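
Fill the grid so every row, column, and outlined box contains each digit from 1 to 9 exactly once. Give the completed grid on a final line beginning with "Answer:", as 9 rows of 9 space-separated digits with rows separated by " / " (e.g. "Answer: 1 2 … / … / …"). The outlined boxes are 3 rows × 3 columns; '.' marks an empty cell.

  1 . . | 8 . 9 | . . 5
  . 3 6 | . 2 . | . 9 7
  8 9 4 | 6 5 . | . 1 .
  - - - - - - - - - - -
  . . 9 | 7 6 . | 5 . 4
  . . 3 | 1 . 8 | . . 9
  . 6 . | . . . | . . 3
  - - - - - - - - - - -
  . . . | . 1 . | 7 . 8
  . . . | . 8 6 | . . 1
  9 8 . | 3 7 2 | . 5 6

Step 1. [r4c1∈{2}] r4c1 has the single candidate 2 ⇒ r4c1=2.
Step 2. [r5c5∈{4}] r5c5 has the single candidate 4, so r5c5=4.
Step 3. [r9c7∈{4}] r9c7 has the single candidate 4 ⇒ r9c7=4.
Step 4. [r6c3∈{1,5,7,8}] across col 3, 8 lands solely at r6c3 ⇒ r6c3=8.
Step 5. [r6c1∈{4,5,7}] 4 has one home in row 6: r6c1 ⇒ r6c1=4.
Step 6. [r6c4∈{2,5,9}] col 4 places 2 nowhere but r6c4, so r6c4=2.
Step 7. [r1c5∈{3}] nothing but 3 survives at r1c5. So r1c5=3.
Step 8. [r2c1∈{5}] r2c1 is down to just 5 ⇒ r2c1=5.
Step 9. [r3c9∈{2}] r3c9 is down to just 2. So r3c9=2.
Step 10. [r7c4∈{4,5,9}] row 7 places 9 nowhere but r7c4. So r7c4=9.
Step 11. [r8c4∈{4,5}] 5 has one home in col 4: r8c4, so r8c4=5.
Step 12. [r5c1∈{7}] r5c1 has the single candidate 7. So r5c1=7.
Step 13. [r8c2∈{2,4,7}] across row 8, 4 lands solely at r8c2, so r8c2=4.
Step 14. [r8c1∈{3}] r8c1 is down to just 3 ⇒ r8c1=3.
Step 15. [r8c8∈{2}] r8c8 is down to just 2, so r8c8=2.
Step 16. [r1c7∈{6}] nothing but 6 survives at r1c7. So r1c7=6.
Step 17. [r7c3∈{2,5}] r7c3 is the only open cell in col 3 admitting 5, so r7c3=5.
Step 18. [r1c2∈{2,7}] across col 2, 7 lands solely at r1c2 ⇒ r1c2=7.
Step 19. [r7c6∈{4}] nothing but 4 survives at r7c6 ⇒ r7c6=4.
Step 20. [r4c6∈{3}] r4c6 is down to just 3, so r4c6=3.
Step 21. [r5c7∈{2}] only 2 remains possible at r5c7, so r5c7=2.
Step 22. [r2c6∈{1}] r2c6 has the single candidate 1, so r2c6=1.
Step 23. [r1c3∈{2}] r1c3's peers cover all but 2. So r1c3=2.
Step 24. [r6c5∈{9}] r6c5 has the single candidate 9. So r6c5=9.
Step 25. [r6c8∈{7}] r6c8's peers cover all but 7. So r6c8=7.
Step 26. [r7c1∈{6}] r7c1's peers cover all but 6 ⇒ r7c1=6.
Step 27. [r6c6∈{5}] only 5 remains possible at r6c6 ⇒ r6c6=5.
Step 28. [r4c8∈{8}] r4c8 has the single candidate 8, so r4c8=8.
Step 29. [r7c8∈{3}] only 3 remains possible at r7c8, so r7c8=3.
Step 30. [r6c7∈{1}] only 1 remains possible at r6c7. So r6c7=1.
Step 31. [r4c2∈{1}] only 1 remains possible at r4c2. So r4c2=1.
Step 32. [r2c7∈{8}] only 8 remains possible at r2c7, so r2c7=8.
Step 33. [r3c6∈{7}] r3c6 has the single candidate 7. So r3c6=7.
Step 34. [r8c3∈{7}] r8c3 has the single candidate 7, so r8c3=7.
Step 35. [r7c2∈{2}] r7c2 has the single candidate 2, so r7c2=2.
Step 36. [r5c2∈{5}] r5c2 has the single candidate 5, so r5c2=5.
Step 37. [r5c8∈{6}] r5c8 is down to just 6. So r5c8=6.
Step 38. [r8c7∈{9}] nothing but 9 survives at r8c7, so r8c7=9.
Step 39. [r2c4∈{4}] r2c4 is down to just 4, so r2c4=4.
Step 40. [r9c3∈{1}] r9c3 has the single candidate 1 ⇒ r9c3=1.
Step 41. [r3c7∈{3}] r3c7 is down to just 3, so r3c7=3.
Step 42. [r1c8∈{4}] only 4 remains possible at r1c8 ⇒ r1c8=4.

Answer: 1 7 2 8 3 9 6 4 5 / 5 3 6 4 2 1 8 9 7 / 8 9 4 6 5 7 3 1 2 / 2 1 9 7 6 3 5 8 4 / 7 5 3 1 4 8 2 6 9 / 4 6 8 2 9 5 1 7 3 / 6 2 5 9 1 4 7 3 8 / 3 4 7 5 8 6 9 2 1 / 9 8 1 3 7 2 4 5 6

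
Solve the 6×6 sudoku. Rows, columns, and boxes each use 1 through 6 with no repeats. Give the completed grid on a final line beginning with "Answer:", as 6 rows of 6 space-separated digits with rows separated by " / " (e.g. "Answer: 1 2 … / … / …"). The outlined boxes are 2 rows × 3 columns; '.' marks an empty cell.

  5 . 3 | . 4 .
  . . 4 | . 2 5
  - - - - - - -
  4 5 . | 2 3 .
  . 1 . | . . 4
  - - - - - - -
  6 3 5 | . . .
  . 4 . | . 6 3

Step 1. [r5c5∈{1}] r5c5 is down to just 1. So r5c5=1.
Step 2. [r6c3∈{1,2}] in col 3, 1 fits only at r6c3 ⇒ r6c3=1.
Step 3. [r3c6∈{1,6}] across row 3, 1 lands solely at r3c6. So r3c6=1.
Step 4. [r4c4∈{5,6}] in box 4, 6 fits only at r4c4, so r4c4=6.
Step 5. [r2c4∈{1,3}] 3 has one home in row 2: r2c4, so r2c4=3.
Step 6. [r4c1∈{2,3}] r4c1 is the only open cell in row 4 admitting 3 ⇒ r4c1=3.
Step 7. [r1c2∈{2,6}] in row 1, 2 fits only at r1c2, so r1c2=2.
Step 8. [r6c4∈{5}] nothing but 5 survives at r6c4. So r6c4=5.
Step 9. [r1c6∈{6}] r1c6 is down to just 6 ⇒ r1c6=6.
Step 10. [r2c1∈{1}] nothing but 1 survives at r2c1 ⇒ r2c1=1.
Step 11. [r5c6∈{2}] r5c6 is down to just 2, so r5c6=2.
Step 12. [r4c3∈{2}] r4c3's peers cover all but 2. So r4c3=2.
Step 13. [r2c2∈{6}] r2c2's peers cover all but 6 ⇒ r2c2=6.
Step 14. [r1c4∈{1}] r1c4 has the single candidate 1 ⇒ r1c4=1.
Step 15. [r4c5∈{5}] r4c5's peers cover all but 5 ⇒ r4c5=5.
Step 16. [r6c1∈{2}] r6c1 is down to just 2 ⇒ r6c1=2.
Step 17. [r5c4∈{4}] nothing but 4 survives at r5c4 ⇒ r5c4=4.
Step 18. [r3c3∈{6}] only 6 remains possible at r3c3 ⇒ r3c3=6.

Answer: 5 2 3 1 4 6 / 1 6 4 3 2 5 / 4 5 6 2 3 1 / 3 1 2 6 5 4 / 6 3 5 4 1 2 / 2 4 1 5 6 3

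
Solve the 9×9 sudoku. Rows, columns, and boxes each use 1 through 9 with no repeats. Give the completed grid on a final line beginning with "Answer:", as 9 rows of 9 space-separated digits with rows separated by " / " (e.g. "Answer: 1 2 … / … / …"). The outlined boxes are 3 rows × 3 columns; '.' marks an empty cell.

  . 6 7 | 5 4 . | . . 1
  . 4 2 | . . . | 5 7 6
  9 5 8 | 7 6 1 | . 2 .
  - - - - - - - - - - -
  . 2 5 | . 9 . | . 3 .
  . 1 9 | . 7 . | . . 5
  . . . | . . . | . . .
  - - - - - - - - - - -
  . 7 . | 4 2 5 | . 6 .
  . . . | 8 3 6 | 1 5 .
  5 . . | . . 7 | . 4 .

Step 1. [r5c8∈{8}] only 8 remains possible at r5c8 ⇒ r5c8=8.
Step 2. [r1c1∈{3}] r1c1's peers cover all but 3. So r1c1=3.
Step 3. [r9c4∈{1,9}] box 8 places 9 nowhere but r9c4, so r9c4=9.
Step 4. [r1c6∈{2,8,9}] r1c6 is the only open cell in row 1 admitting 2. So r1c6=2.
Step 5. [r8c9∈{2,7,9}] across row 8, 7 lands solely at r8c9. So r8c9=7.
Step 6. [r4c9∈{4}] nothing but 4 survives at r4c9 ⇒ r4c9=4.
Step 7. [r4c6∈{8}] r4c6 has the single candidate 8. So r4c6=8.
Step 8. [r4c4∈{1,6}] in row 4, 1 fits only at r4c4 ⇒ r4c4=1.
Step 9. [r2c4∈{3}] r2c4 is down to just 3. So r2c4=3.
Step 10. [r9c3∈{1,3,6}] row 9 places 6 nowhere but r9c3. So r9c3=6.
Step 11. [r1c7∈{8,9}] across row 1, 8 lands solely at r1c7 ⇒ r1c7=8.
Step 12. [r3c9∈{3}] r3c9 is down to just 3, so r3c9=3.
Step 13. [r8c3∈{4}] r8c3 has the single candidate 4, so r8c3=4.
Step 14. [r6c3∈{3}] r6c3 is down to just 3. So r6c3=3.
Step 15. [r9c2∈{3,8}] r9c2 is the only open cell in col 2 admitting 3. So r9c2=3.
Step 16. [r9c7∈{2}] r9c7 is down to just 2 ⇒ r9c7=2.
Step 17. [r5c7∈{6}] nothing but 6 survives at r5c7, so r5c7=6.
Step 18. [r7c1∈{1,8}] box 7 places 8 nowhere but r7c1. So r7c1=8.
Step 19. [r4c7∈{7}] nothing but 7 survives at r4c7. So r4c7=7.
Step 20. [r6c7∈{9}] r6c7's peers cover all but 9. So r6c7=9.
Step 21. [r6c1∈{4,6,7}] 7 has one home in row 6: r6c1 ⇒ r6c1=7.
Step 22. [r5c4∈{2}] r5c4 has the single candidate 2. So r5c4=2.
Step 23. [r6c6∈{4}] r6c6's peers cover all but 4, so r6c6=4.
Step 24. [r6c2∈{8}] r6c2's peers cover all but 8. So r6c2=8.
Step 25. [r9c9∈{8}] r9c9 is down to just 8, so r9c9=8.
Step 26. [r5c6∈{3}] r5c6 is down to just 3, so r5c6=3.
Step 27. [r8c2∈{9}] only 9 remains possible at r8c2. So r8c2=9.
Step 28. [r7c7∈{3}] nothing but 3 survives at r7c7. So r7c7=3.
Step 29. [r2c1∈{1}] r2c1 has the single candidate 1 ⇒ r2c1=1.
Step 30. [r6c8∈{1}] nothing but 1 survives at r6c8, so r6c8=1.
Step 31. [r3c7∈{4}] nothing but 4 survives at r3c7. So r3c7=4.
Step 32. [r9c5∈{1}] r9c5 has the single candidate 1, so r9c5=1.
Step 33. [r6c9∈{2}] r6c9 has the single candidate 2, so r6c9=2.
Step 34. [r4c1∈{6}] nothing but 6 survives at r4c1 ⇒ r4c1=6.
Step 35. [r2c6∈{9}] only 9 remains possible at r2c6, so r2c6=9.
Step 36. [r8c1∈{2}] nothing but 2 survives at r8c1, so r8c1=2.
Step 37. [r7c9∈{9}] r7c9 is down to just 9 ⇒ r7c9=9.
Step 38. [r2c5∈{8}] r2c5 has the single candidate 8 ⇒ r2c5=8.
Step 39. [r6c5∈{5}] r6c5 has the single candidate 5 ⇒ r6c5=5.
Step 40. [r5c1∈{4}] only 4 remains possible at r5c1. So r5c1=4.
Step 41. [r1c8∈{9}] r1c8 has the single candidate 9, so r1c8=9.
Step 42. [r6c4∈{6}] r6c4 is down to just 6, so r6c4=6.
Step 43. [r7c3∈{1}] r7c3 is down to just 1 ⇒ r7c3=1.

Answer: 3 6 7 5 4 2 8 9 1 / 1 4 2 3 8 9 5 7 6 / 9 5 8 7 6 1 4 2 3 / 6 2 5 1 9 8 7 3 4 / 4 1 9 2 7 3 6 8 5 / 7 8 3 6 5 4 9 1 2 / 8 7 1 4 2 5 3 6 9 / 2 9 4 8 3 6 1 5 7 / 5 3 6 9 1 7 2 4 8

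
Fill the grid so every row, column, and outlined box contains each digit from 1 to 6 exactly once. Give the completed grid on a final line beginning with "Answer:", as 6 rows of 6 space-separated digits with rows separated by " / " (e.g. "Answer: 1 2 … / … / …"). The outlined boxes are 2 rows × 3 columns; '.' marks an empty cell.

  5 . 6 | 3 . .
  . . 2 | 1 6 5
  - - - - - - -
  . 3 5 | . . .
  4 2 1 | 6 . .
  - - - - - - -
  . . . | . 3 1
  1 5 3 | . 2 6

Step 1. [r1c5∈{4}] nothing but 4 survives at r1c5. So r1c5=4.
Step 2. [r6c4∈{4}] r6c4 has the single candidate 4. So r6c4=4.
Step 3. [r5c2∈{4,6}] col 2 places 6 nowhere but r5c2. So r5c2=6.
Step 4. [r3c6∈{2,4}] row 3 places 4 nowhere but r3c6. So r3c6=4.
Step 5. [r4c5∈{5}] r4c5 is down to just 5 ⇒ r4c5=5.
Step 6. [r3c1∈{6}] only 6 remains possible at r3c1, so r3c1=6.
Step 7. [r5c1∈{2}] r5c1 has the single candidate 2. So r5c1=2.
Step 8. [r3c4∈{2}] nothing but 2 survives at r3c4, so r3c4=2.
Step 9. [r2c2∈{4}] nothing but 4 survives at r2c2. So r2c2=4.
Step 10. [r1c2∈{1}] r1c2's peers cover all but 1 ⇒ r1c2=1.
Step 11. [r4c6∈{3}] r4c6 is down to just 3, so r4c6=3.
Step 12. [r2c1∈{3}] r2c1's peers cover all but 3 ⇒ r2c1=3.
Step 13. [r1c6∈{2}] only 2 remains possible at r1c6. So r1c6=2.
Step 14. [r5c4∈{5}] nothing but 5 survives at r5c4, so r5c4=5.
Step 15. [r5c3∈{4}] r5c3 has the single candidate 4, so r5c3=4.
Step 16. [r3c5∈{1}] r3c5's peers cover all but 1, so r3c5=1.

Answer: 5 1 6 3 4 2 / 3 4 2 1 6 5 / 6 3 5 2 1 4 / 4 2 1 6 5 3 / 2 6 4 5 3 1 / 1 5 3 4 2 6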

★ ★ ★

Work required:
The lines from the one containing "to 6 exactly" through the last line of the records are the answer; set them down exactly and add nothing.

Exercise response:
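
Fill the grid so every row, column, and outlined box contains each digit from 1 to 6 exactly once. Give the completed grid on a final line beginning with "Answer:", as 6 rows of 6 space-separated digits with rows separated by " / " (e.g. "Answer: 1 2 … / … / …"). The outlined boxes are 2 rows × 3 columns; '.' marks an empty cell.

  5 . 6 | 3 . .
  . . 2 | 1 6 5
  - - - - - - -
  . 3 5 | . . .
  4 2 1 | 6 . .
  - - - - - - -
  . . . | . 3 1
  1 5 3 | . 2 6

Step 1. [r1c5∈{4}] nothing but 4 survives at r1c5. So r1c5=4.
Step 2. [r6c4∈{4}] r6c4 has the single candidate 4. So r6c4=4.
Step 3. [r5c2∈{4,6}] col 2 places 6 nowhere but r5c2. So r5c2=6.
Step 4. [r3c6∈{2,4}] row 3 places 4 nowhere but r3c6. So r3c6=4.
Step 5. [r4c5∈{5}] r4c5 is down to just 5 ⇒ r4c5=5.
Step 6. [r3c1∈{6}] only 6 remains possible at r3c1, so r3c1=6.
Step 7. [r5c1∈{2}] r5c1 has the single candidate 2. So r5c1=2.
Step 8. [r3c4∈{2}] nothing but 2 survives at r3c4, so r3c4=2.
Step 9. [r2c2∈{4}] nothing but 4 survives at r2c2. So r2c2=4.
Step 10. [r1c2∈{1}] r1c2's peers cover all but 1 ⇒ r1c2=1.
Step 11. [r4c6∈{3}] r4c6 is down to just 3, so r4c6=3.
Step 12. [r2c1∈{3}] r2c1's peers cover all but 3 ⇒ r2c1=3.
Step 13. [r1c6∈{2}] only 2 remains possible at r1c6. So r1c6=2.
Step 14. [r5c4∈{5}] nothing but 5 survives at r5c4, so r5c4=5.
Step 15. [r5c3∈{4}] r5c3 has the single candidate 4, so r5c3=4.
Step 16. [r3c5∈{1}] r3c5's peers cover all but 1, so r3c5=1.

Answer: 5 1 6 3 4 2 / 3 4 2 1 6 5 / 6 3 5 2 1 4 / 4 2 1 6 5 3 / 2 6 4 5 3 1 / 1 5 3 4 2 6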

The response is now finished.